### [RECORDS TO USE]
-=-=-
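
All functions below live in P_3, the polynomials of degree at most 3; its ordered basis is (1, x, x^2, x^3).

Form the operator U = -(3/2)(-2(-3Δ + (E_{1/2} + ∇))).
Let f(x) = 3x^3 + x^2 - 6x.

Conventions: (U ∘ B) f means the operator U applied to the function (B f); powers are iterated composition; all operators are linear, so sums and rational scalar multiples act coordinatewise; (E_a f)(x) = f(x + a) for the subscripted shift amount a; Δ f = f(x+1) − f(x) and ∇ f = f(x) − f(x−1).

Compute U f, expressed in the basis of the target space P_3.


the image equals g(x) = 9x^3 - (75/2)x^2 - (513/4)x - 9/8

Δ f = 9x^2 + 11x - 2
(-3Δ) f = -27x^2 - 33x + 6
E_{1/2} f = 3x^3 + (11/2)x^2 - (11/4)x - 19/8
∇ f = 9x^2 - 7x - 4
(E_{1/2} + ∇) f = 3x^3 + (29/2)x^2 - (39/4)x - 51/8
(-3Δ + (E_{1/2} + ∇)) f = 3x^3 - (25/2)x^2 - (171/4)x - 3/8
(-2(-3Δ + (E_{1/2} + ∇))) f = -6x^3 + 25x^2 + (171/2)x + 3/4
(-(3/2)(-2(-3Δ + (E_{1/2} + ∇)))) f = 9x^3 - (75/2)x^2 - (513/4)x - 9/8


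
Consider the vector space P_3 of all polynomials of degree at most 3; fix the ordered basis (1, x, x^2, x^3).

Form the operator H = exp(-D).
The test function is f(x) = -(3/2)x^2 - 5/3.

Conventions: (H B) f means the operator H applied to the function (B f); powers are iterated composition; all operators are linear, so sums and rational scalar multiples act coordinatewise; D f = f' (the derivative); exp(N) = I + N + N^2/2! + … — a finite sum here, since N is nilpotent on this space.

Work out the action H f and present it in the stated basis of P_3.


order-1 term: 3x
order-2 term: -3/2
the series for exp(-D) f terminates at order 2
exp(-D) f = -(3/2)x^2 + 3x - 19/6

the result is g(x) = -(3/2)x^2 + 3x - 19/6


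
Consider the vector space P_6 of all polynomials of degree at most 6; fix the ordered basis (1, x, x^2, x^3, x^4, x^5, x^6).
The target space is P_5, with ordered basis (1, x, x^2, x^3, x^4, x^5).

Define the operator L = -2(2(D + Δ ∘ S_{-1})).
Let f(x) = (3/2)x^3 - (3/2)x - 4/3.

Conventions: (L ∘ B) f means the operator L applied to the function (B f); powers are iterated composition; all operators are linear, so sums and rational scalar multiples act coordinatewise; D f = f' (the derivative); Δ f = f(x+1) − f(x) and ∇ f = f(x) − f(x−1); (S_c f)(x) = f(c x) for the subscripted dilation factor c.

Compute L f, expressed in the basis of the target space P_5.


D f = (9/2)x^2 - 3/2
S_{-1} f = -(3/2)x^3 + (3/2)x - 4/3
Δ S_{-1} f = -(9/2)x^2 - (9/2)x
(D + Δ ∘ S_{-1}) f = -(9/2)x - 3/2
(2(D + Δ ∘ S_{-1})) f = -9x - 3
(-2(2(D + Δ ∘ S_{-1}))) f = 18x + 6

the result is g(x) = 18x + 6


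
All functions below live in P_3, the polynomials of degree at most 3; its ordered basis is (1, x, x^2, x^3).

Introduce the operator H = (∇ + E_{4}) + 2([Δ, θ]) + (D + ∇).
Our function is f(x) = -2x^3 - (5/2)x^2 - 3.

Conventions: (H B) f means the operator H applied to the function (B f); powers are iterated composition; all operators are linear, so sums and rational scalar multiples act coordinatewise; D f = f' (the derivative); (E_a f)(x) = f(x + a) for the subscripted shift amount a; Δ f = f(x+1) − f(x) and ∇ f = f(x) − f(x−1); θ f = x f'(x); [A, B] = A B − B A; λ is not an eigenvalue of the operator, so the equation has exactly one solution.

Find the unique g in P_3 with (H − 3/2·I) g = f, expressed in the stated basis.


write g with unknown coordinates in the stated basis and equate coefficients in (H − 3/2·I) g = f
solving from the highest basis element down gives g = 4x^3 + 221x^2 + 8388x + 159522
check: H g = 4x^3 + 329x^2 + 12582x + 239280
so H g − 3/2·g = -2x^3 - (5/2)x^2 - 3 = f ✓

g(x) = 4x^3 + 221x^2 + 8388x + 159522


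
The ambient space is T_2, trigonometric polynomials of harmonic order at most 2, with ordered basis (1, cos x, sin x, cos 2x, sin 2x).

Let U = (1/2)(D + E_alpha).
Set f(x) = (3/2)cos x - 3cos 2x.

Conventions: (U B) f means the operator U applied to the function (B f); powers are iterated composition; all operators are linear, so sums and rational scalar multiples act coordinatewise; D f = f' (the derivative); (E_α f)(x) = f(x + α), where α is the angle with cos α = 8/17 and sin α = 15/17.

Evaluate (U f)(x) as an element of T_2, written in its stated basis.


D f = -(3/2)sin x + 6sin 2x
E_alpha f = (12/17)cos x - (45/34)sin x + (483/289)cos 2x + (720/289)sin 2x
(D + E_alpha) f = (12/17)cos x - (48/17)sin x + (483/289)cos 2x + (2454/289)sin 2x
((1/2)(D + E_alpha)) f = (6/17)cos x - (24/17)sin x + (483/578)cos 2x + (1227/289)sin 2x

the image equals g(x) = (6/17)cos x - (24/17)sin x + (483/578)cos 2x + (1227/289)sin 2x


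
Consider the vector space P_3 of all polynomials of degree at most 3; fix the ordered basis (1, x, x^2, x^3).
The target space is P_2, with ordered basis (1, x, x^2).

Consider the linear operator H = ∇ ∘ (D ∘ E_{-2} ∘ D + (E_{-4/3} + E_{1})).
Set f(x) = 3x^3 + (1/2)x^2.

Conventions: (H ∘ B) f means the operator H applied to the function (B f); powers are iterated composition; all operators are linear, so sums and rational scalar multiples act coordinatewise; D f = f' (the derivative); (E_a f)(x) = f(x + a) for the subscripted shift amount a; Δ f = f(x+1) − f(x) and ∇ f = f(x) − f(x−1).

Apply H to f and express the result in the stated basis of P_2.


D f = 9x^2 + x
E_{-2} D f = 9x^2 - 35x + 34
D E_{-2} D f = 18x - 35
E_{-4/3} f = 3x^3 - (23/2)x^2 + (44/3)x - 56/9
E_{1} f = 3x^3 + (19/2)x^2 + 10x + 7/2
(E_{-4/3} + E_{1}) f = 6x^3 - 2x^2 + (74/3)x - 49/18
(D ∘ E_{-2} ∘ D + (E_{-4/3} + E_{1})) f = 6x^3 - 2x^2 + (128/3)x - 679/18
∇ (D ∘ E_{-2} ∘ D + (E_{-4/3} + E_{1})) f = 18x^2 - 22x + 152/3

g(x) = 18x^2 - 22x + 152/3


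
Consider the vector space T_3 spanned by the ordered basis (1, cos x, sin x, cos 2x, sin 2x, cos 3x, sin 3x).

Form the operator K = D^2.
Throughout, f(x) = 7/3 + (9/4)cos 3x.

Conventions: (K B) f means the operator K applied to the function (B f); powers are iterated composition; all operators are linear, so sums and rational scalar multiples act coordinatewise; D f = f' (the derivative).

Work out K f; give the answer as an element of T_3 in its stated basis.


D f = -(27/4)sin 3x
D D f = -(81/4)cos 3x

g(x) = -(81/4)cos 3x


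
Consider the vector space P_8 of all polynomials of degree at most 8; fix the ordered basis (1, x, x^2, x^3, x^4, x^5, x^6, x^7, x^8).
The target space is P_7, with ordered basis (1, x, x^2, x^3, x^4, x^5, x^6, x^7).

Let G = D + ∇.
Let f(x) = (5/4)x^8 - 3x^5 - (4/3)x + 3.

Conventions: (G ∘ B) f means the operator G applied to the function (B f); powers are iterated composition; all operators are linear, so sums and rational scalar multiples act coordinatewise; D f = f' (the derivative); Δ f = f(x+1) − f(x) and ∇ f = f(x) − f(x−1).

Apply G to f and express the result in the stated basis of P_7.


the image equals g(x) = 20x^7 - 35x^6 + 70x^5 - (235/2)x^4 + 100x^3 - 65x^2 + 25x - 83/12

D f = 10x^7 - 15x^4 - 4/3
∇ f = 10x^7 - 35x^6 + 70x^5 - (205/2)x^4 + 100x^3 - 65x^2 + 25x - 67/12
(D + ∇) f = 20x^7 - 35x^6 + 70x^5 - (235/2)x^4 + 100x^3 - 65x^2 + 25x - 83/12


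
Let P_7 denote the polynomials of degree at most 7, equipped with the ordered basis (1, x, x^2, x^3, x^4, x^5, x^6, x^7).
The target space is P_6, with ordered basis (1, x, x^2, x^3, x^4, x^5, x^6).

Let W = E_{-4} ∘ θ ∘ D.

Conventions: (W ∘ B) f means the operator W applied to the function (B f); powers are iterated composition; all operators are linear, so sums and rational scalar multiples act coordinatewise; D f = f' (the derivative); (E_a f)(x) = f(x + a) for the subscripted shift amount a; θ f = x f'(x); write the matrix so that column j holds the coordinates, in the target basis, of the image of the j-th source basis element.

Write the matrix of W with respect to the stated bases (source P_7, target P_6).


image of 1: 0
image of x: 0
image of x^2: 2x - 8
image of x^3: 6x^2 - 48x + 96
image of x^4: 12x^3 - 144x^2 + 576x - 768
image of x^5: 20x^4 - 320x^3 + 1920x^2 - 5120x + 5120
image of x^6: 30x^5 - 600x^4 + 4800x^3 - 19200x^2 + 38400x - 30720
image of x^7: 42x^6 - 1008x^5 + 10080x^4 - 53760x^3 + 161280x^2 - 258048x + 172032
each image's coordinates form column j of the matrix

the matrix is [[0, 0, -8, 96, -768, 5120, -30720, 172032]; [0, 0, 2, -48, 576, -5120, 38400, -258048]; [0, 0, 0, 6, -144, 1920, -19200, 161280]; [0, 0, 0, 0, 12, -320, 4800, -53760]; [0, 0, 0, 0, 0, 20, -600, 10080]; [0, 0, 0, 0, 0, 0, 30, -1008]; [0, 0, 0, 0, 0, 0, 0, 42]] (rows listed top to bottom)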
-=-=-
### [EXERCISE]
Among the records above, extract exactly the lines from the line with "Compute L f, expressed" to the line with "exactly one solution.", both lines included, and leave out the rest.

### [EXERCISE RESPONSE]
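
Compute L f, expressed in the basis of the target space P_5.


D f = (9/2)x^2 - 3/2
S_{-1} f = -(3/2)x^3 + (3/2)x - 4/3
Δ S_{-1} f = -(9/2)x^2 - (9/2)x
(D + Δ ∘ S_{-1}) f = -(9/2)x - 3/2
(2(D + Δ ∘ S_{-1})) f = -9x - 3
(-2(2(D + Δ ∘ S_{-1}))) f = 18x + 6

the result is g(x) = 18x + 6


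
All functions below live in P_3, the polynomials of degree at most 3; its ordered basis is (1, x, x^2, x^3).

Introduce the operator H = (∇ + E_{4}) + 2([Δ, θ]) + (D + ∇).
Our function is f(x) = -2x^3 - (5/2)x^2 - 3.

Conventions: (H B) f means the operator H applied to the function (B f); powers are iterated composition; all operators are linear, so sums and rational scalar multiples act coordinatewise; D f = f' (the derivative); (E_a f)(x) = f(x + a) for the subscripted shift amount a; Δ f = f(x+1) − f(x) and ∇ f = f(x) − f(x−1); θ f = x f'(x); [A, B] = A B − B A; λ is not an eigenvalue of the operator, so the equation has exactly one solution.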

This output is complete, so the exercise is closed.